### Problem details
Return a copy of every line in the data below that contains "from".

### Material supplied
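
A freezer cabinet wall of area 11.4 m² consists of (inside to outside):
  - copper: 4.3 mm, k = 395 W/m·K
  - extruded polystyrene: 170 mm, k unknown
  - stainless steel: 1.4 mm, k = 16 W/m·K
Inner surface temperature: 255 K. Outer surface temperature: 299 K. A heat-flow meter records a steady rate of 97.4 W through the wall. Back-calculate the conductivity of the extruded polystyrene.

Using the resistance-network approach (series):
R_copper = L/(kA) = 0.0043/(395×11.4) = 9.549×10^-7 K/W
R_stainless steel = L/(kA) = 0.0014/(16×11.4) = 7.675×10^-6 K/W
Sum of known resistances R_other = 8.63×10^-6 K/W
Total R = ΔT/Q = 44/97.4 = 0.4517 K/W
R_extruded polystyrene = R_total − R_other = 0.4517 K/W
k = L/(R·A) = 0.17/(0.4517×11.4)

k ≈ 0.033 W/(m·K)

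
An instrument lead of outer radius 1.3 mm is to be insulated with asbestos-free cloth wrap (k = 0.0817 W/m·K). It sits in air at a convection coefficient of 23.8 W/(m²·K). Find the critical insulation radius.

r_cr ≈ 3.43 mm

For a cylinder r_cr = k/h = 0.0817/23.8
r_cr = 3.43 mm; since the bare radius (1.3 mm) is below r_cr, adding a thin layer of insulation will *increase* heat loss.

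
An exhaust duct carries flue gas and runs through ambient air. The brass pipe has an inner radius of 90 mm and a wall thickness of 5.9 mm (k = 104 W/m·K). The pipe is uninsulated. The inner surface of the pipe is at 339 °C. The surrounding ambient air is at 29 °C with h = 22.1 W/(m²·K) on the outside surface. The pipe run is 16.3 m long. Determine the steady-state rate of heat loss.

Q ≈ 67200 W

Cylindrical conduction, so R = ln(r₂/r₁)/(2πkL) per layer, in series:
R_brass pipe wall = ln(95.9/90)/(2π×104×16.3) = 5.961×10^-6 K/W
R_outer film = 1/(h_o·2πr_oL) = 1/(22.1×2π×0.0959×16.3) = 0.004607 K/W
R_total = 0.004613 K/W
Q = ΔT/R_total = 310/0.004613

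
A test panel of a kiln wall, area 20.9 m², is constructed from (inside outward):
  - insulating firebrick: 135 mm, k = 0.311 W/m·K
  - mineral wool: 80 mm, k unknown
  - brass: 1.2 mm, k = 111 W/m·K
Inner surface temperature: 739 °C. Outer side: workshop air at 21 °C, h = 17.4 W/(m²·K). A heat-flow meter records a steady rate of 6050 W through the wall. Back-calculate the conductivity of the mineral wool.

k ≈ 0.0402 W/(m·K)

Using the resistance-network approach (series):
R_insulating firebrick = L/(kA) = 0.135/(0.311×20.9) = 0.02077 K/W
R_brass = L/(kA) = 0.0012/(111×20.9) = 5.173×10^-7 K/W
R_outer film = 1/(h_o·A) = 1/(17.4×20.9) = 0.00275 K/W
Sum of known resistances R_other = 0.02352 K/W
Total R = ΔT/Q = 718/6050 = 0.1187 K/W
R_mineral wool = R_total − R_other = 0.09516 K/W
k = L/(R·A) = 0.08/(0.09516×20.9)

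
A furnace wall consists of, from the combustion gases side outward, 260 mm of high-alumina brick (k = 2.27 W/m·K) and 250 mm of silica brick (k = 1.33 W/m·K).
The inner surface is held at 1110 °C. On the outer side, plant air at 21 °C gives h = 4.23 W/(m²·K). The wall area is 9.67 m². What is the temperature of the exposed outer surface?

Model the wall as resistances in series:
R_high-alumina brick = L/(kA) = 0.26/(2.27×9.67) = 0.01184 K/W
R_silica brick = L/(kA) = 0.25/(1.33×9.67) = 0.01944 K/W
R_outer film = 1/(h_o·A) = 1/(4.23×9.67) = 0.02445 K/W
R_total = 0.05573 K/W;  Q = ΔT/R_total = 1089/0.05573 = 19540 W
T_interface = T_inner − Q·ΣR(inner→interface) = 1110 − 19500×0.03128

T ≈ 499 °C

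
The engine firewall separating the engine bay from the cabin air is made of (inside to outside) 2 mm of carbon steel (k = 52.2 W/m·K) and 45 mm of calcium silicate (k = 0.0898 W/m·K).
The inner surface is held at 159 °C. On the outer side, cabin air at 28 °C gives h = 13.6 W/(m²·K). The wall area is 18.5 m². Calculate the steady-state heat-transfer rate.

Thermal resistances in series:
R_carbon steel = L/(kA) = 0.002/(52.2×18.5) = 2.071×10^-6 K/W
R_calcium silicate = L/(kA) = 0.045/(0.0898×18.5) = 0.02709 K/W
R_outer film = 1/(h_o·A) = 1/(13.6×18.5) = 0.003975 K/W
R_total = 0.03106 K/W
Q = ΔT / R_total = 131 / 0.03106

Q ≈ 4220 W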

### Completed exercise
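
A test panel of a kiln wall, area 20.9 m², is constructed from (inside outward):
A furnace wall consists of, from the combustion gases side outward, 260 mm of high-alumina brick (k = 2.27 W/m·K) and 250 mm of silica brick (k = 1.33 W/m·K).
The engine firewall separating the engine bay from the cabin air is made of (inside to outside) 2 mm of carbon steel (k = 52.2 W/m·K) and 45 mm of calcium silicate (k = 0.0898 W/m·K).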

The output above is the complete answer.